• **Available data**
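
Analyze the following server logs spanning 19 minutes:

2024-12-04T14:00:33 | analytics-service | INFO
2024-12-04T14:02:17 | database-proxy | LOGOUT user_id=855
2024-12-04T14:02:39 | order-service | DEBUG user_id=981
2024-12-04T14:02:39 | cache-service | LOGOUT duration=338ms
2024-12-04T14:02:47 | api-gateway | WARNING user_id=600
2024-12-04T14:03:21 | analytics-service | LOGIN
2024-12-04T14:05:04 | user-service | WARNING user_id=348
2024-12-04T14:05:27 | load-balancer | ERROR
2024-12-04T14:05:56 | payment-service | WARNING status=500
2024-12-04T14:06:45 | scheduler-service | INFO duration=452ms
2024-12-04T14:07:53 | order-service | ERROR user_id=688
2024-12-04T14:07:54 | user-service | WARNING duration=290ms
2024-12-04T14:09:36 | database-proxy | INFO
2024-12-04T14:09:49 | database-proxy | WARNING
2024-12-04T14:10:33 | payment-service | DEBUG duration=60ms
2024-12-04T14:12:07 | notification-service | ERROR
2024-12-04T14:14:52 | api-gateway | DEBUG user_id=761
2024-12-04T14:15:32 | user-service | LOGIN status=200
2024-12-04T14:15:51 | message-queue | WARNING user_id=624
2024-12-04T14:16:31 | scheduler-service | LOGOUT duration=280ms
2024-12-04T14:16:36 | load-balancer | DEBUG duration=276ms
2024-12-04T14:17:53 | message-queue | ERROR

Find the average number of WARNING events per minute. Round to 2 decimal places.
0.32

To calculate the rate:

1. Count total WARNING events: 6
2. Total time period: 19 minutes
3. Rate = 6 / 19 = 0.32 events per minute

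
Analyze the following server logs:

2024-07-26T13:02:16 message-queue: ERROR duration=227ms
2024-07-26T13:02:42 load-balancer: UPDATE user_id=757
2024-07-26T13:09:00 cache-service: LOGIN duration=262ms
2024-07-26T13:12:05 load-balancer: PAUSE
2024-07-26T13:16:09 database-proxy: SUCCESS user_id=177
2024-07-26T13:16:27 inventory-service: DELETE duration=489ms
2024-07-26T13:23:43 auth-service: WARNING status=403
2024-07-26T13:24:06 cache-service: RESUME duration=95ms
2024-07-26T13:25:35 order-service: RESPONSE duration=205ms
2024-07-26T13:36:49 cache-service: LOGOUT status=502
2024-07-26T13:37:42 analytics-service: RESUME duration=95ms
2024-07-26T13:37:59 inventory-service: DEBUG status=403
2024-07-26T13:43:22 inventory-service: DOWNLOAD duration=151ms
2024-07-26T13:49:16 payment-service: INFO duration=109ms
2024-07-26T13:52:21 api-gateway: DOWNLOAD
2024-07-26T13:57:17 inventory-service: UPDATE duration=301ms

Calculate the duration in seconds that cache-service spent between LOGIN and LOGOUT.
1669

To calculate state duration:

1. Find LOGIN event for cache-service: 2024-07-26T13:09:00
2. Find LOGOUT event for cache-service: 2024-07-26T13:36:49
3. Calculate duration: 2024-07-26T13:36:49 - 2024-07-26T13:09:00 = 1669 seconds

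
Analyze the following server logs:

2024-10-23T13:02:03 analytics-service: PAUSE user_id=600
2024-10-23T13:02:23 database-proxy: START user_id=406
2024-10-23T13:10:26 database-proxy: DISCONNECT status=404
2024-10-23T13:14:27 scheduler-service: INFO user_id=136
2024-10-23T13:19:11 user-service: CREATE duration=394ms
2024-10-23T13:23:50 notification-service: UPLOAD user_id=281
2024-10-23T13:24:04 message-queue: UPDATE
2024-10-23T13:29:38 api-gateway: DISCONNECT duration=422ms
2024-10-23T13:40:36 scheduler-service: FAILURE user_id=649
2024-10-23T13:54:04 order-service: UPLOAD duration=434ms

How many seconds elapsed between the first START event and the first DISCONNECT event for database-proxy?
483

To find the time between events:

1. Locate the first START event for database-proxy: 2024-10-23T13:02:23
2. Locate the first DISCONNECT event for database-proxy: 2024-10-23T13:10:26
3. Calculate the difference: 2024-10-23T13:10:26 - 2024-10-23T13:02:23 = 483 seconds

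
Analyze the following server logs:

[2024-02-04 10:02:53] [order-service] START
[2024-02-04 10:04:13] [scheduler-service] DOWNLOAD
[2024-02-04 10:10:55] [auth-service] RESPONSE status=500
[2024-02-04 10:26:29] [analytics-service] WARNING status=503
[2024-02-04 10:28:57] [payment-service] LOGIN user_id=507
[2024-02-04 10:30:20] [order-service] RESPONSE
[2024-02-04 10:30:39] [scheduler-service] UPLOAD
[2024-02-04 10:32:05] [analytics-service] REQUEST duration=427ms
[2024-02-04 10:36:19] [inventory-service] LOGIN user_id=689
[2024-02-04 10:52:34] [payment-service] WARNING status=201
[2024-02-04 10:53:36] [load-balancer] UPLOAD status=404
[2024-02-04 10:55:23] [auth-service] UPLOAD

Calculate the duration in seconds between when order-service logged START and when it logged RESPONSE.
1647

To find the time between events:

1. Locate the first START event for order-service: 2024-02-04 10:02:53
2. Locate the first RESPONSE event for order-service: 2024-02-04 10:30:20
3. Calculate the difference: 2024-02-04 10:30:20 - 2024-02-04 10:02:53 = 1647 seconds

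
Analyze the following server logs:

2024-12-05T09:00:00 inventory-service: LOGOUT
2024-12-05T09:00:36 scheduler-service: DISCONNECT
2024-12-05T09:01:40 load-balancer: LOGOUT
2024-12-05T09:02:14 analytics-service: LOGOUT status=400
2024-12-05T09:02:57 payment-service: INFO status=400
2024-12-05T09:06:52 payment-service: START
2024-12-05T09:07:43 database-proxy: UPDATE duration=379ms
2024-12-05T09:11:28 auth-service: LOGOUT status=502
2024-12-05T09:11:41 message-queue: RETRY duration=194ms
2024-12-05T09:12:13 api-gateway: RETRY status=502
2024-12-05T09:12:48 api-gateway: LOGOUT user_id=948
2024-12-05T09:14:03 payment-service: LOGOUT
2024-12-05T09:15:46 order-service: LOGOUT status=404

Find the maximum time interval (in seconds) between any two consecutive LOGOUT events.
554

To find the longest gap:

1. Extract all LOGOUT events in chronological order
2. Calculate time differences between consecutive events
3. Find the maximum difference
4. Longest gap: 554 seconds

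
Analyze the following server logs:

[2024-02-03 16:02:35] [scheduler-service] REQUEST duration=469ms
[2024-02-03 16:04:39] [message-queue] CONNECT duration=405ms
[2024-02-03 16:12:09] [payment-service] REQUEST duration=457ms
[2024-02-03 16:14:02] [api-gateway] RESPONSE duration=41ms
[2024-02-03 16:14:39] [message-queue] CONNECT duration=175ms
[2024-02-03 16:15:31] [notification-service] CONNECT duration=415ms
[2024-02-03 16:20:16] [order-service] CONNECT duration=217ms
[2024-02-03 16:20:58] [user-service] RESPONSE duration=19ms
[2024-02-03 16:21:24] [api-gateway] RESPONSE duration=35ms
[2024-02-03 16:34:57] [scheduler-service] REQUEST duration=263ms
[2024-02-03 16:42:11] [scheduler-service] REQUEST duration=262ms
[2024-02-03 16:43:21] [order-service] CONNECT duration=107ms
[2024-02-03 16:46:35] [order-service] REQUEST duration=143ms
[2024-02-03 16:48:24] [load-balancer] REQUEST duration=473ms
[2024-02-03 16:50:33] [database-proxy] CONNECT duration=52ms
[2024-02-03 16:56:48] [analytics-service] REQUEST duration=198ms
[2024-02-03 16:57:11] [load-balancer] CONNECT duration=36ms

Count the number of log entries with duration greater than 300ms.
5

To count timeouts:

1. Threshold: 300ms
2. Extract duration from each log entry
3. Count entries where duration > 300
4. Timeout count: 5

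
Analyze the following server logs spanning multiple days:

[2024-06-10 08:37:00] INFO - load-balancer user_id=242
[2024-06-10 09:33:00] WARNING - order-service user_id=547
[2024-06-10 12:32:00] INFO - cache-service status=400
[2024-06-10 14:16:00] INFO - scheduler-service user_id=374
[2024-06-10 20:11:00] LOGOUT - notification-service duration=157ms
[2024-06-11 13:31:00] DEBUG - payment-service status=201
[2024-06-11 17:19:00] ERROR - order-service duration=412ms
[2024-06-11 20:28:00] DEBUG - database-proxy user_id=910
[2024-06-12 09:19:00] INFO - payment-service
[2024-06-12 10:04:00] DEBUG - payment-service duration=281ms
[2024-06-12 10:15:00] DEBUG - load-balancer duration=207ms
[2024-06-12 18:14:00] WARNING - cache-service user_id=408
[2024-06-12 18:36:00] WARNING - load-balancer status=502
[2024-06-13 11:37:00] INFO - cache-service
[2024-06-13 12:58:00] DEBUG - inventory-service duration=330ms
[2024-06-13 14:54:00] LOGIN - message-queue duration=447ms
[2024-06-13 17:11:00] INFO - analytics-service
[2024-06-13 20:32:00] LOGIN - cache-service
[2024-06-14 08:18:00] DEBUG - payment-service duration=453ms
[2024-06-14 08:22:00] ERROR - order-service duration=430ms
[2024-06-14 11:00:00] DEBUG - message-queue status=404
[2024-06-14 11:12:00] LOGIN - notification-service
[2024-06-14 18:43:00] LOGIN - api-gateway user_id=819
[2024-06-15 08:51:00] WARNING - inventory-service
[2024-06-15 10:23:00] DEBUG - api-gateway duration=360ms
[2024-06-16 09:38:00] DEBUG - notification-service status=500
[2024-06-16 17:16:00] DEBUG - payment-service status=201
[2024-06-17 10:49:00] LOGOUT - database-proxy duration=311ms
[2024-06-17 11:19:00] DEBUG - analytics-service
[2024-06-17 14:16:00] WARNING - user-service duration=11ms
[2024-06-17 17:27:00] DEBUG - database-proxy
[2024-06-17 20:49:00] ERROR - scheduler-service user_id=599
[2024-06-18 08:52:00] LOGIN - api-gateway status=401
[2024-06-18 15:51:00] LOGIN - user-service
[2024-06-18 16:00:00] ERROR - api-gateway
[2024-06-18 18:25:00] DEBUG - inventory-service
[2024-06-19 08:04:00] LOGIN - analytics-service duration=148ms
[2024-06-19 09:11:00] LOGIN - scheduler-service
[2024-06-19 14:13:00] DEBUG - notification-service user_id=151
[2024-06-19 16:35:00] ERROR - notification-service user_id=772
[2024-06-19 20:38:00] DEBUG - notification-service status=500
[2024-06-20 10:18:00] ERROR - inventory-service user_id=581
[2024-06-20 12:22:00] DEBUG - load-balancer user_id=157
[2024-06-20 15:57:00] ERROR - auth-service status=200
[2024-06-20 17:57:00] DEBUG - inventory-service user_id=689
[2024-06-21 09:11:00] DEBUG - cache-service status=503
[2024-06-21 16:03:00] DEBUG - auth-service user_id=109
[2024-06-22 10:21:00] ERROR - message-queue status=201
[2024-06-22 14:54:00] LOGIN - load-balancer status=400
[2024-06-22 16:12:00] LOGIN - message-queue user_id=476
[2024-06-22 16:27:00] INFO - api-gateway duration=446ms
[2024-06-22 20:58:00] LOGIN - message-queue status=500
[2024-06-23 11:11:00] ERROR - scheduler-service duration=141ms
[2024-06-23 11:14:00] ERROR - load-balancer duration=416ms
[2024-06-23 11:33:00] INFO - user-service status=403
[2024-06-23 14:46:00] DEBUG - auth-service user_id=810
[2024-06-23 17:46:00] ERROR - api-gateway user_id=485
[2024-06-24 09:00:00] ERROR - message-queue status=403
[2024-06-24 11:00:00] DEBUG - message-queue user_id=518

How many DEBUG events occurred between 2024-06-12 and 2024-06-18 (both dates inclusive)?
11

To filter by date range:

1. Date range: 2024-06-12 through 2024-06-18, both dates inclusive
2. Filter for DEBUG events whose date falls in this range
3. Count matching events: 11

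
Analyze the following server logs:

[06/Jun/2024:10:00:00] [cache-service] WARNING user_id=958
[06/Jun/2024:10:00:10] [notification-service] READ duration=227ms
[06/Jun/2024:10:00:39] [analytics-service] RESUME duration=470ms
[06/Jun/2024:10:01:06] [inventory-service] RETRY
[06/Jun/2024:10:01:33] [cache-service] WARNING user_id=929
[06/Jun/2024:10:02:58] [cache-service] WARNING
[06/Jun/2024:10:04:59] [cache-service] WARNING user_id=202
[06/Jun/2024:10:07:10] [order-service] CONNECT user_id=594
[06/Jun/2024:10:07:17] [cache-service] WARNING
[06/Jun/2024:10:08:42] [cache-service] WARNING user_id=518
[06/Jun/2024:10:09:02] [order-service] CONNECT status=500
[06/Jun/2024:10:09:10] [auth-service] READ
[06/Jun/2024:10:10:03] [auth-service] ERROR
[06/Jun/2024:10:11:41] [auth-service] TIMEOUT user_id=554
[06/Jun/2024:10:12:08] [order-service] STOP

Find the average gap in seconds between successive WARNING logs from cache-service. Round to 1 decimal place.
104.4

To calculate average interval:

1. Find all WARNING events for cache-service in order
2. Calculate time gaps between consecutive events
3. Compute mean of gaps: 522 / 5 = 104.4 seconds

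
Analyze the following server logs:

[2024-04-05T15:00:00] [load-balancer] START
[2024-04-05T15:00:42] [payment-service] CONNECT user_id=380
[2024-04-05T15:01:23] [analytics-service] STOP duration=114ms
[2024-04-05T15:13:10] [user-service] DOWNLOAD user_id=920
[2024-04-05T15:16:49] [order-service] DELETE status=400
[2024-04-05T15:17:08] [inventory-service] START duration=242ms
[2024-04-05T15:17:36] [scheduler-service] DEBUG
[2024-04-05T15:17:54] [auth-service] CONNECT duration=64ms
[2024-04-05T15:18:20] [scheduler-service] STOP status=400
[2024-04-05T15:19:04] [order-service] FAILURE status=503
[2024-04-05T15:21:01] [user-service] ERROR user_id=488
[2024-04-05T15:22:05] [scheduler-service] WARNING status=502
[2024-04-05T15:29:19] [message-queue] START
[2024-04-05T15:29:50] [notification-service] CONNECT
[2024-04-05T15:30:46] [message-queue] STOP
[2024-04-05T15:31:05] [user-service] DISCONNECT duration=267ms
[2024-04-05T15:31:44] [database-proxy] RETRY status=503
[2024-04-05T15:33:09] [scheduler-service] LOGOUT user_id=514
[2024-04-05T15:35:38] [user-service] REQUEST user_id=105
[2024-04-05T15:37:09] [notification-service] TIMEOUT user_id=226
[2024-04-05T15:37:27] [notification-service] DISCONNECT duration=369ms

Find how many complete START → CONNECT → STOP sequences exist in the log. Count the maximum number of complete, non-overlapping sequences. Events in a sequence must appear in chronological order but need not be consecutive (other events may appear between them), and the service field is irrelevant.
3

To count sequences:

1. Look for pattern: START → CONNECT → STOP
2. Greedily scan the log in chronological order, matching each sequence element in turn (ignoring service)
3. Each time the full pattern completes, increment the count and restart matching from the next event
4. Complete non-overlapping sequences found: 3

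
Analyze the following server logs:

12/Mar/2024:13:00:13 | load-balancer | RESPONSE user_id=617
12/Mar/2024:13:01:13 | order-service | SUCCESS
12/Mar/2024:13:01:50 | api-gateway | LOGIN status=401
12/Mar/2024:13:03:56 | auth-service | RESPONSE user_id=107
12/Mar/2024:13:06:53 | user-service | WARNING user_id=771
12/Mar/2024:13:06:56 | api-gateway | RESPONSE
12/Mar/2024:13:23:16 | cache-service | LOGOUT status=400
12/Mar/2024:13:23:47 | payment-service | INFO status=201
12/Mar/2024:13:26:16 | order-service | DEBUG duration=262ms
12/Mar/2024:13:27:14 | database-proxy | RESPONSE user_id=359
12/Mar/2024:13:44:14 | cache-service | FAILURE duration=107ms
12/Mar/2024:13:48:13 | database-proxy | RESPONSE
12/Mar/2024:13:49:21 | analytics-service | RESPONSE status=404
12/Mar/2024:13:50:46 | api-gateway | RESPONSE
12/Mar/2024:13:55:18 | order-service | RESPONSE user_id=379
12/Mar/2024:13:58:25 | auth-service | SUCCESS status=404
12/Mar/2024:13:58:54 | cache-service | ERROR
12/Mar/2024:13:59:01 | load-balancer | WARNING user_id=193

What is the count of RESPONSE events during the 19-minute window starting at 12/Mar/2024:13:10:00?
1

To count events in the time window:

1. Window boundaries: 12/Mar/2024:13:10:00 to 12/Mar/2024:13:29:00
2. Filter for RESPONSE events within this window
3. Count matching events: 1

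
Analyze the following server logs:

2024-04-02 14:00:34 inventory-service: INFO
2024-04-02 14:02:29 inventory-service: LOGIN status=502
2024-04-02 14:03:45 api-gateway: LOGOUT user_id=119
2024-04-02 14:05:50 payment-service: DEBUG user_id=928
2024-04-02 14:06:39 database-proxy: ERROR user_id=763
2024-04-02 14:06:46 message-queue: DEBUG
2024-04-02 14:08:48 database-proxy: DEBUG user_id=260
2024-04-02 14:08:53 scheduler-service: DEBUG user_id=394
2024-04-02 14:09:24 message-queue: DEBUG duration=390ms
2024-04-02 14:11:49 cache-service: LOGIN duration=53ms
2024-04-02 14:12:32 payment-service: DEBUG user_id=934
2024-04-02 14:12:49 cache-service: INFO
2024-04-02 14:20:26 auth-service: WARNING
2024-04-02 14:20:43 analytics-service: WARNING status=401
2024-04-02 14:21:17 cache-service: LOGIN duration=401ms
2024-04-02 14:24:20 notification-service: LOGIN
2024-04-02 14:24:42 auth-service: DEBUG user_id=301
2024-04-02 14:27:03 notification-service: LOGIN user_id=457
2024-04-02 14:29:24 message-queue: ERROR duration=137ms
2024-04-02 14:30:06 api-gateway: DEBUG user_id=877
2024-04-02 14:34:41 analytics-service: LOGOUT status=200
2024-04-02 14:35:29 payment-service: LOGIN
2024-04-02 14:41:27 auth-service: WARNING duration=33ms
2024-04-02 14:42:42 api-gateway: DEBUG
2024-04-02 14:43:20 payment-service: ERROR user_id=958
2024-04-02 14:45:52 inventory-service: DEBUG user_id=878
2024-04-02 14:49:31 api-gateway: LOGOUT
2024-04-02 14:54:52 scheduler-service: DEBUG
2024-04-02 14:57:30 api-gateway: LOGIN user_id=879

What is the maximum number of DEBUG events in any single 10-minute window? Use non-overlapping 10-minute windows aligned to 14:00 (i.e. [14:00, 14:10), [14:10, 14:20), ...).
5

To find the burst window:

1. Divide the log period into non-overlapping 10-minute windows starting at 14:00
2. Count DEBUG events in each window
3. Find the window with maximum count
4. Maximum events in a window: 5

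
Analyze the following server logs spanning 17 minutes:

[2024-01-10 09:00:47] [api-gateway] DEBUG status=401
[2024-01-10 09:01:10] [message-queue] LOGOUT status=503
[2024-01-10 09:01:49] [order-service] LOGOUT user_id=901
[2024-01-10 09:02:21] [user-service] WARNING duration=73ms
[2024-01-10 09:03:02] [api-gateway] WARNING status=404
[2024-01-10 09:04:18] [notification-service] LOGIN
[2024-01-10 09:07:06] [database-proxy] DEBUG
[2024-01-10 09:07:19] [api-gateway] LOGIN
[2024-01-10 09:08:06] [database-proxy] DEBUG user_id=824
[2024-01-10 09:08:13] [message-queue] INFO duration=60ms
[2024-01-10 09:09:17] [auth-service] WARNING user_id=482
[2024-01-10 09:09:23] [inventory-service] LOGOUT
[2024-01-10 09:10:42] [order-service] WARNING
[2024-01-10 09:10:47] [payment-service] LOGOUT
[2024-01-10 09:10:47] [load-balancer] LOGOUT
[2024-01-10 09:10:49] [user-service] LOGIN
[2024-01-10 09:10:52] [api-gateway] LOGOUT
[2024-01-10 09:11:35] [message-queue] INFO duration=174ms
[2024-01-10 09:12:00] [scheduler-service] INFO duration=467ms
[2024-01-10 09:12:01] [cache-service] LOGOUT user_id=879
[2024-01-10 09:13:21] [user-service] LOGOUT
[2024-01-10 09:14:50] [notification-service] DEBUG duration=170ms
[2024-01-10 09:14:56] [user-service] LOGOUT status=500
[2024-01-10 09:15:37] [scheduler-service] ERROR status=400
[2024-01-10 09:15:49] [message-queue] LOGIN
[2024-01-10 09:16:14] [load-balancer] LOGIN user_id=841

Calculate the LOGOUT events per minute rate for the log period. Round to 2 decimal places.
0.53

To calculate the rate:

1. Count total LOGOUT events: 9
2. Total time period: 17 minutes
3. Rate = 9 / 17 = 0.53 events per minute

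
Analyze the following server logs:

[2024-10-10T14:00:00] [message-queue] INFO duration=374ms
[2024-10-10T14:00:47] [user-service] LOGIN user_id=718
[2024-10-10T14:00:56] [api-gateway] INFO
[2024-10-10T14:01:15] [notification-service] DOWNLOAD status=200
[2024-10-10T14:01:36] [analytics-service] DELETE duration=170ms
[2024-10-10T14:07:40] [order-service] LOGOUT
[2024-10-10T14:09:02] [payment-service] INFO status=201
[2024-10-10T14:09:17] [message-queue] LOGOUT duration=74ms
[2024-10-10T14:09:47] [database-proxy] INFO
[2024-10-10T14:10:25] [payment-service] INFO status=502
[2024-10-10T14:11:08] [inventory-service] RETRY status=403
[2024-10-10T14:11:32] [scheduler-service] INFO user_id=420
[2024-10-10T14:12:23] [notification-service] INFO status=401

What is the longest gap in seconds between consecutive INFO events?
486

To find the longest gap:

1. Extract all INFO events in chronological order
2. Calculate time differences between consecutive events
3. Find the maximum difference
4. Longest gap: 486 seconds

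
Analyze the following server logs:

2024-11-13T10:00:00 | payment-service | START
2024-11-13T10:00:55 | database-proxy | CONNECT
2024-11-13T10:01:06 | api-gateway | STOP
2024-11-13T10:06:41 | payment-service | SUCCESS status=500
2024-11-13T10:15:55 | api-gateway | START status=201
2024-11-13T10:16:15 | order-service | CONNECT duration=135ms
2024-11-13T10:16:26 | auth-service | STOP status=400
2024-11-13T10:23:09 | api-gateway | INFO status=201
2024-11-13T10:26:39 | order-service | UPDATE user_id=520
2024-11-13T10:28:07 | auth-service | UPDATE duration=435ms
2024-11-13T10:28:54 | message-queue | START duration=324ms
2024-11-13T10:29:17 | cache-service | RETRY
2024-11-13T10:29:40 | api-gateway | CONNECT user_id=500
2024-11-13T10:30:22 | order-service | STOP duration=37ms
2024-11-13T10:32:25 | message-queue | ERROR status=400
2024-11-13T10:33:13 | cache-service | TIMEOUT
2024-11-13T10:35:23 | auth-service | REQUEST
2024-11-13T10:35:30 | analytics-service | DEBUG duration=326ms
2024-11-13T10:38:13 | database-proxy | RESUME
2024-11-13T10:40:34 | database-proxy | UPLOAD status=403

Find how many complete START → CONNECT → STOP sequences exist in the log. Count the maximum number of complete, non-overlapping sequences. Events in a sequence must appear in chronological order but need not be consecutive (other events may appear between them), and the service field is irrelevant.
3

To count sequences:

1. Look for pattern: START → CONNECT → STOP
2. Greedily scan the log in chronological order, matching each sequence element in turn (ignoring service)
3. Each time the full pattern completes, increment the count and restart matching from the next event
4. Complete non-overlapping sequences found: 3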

• **Exercise prompt**
Reproduce word for word the material above, beginning with the line that contains "2024-10-23T13:02:03 analytics-service: PAUSE" and ending with the line that contains "2024-10-23T13:40:36 scheduler-service: FAILURE".

• **Written response**
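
2024-10-23T13:02:03 analytics-service: PAUSE user_id=600
2024-10-23T13:02:23 database-proxy: START user_id=406
2024-10-23T13:10:26 database-proxy: DISCONNECT status=404
2024-10-23T13:14:27 scheduler-service: INFO user_id=136
2024-10-23T13:19:11 user-service: CREATE duration=394ms
2024-10-23T13:23:50 notification-service: UPLOAD user_id=281
2024-10-23T13:24:04 message-queue: UPDATE
2024-10-23T13:29:38 api-gateway: DISCONNECT duration=422ms
2024-10-23T13:40:36 scheduler-service: FAILURE user_id=649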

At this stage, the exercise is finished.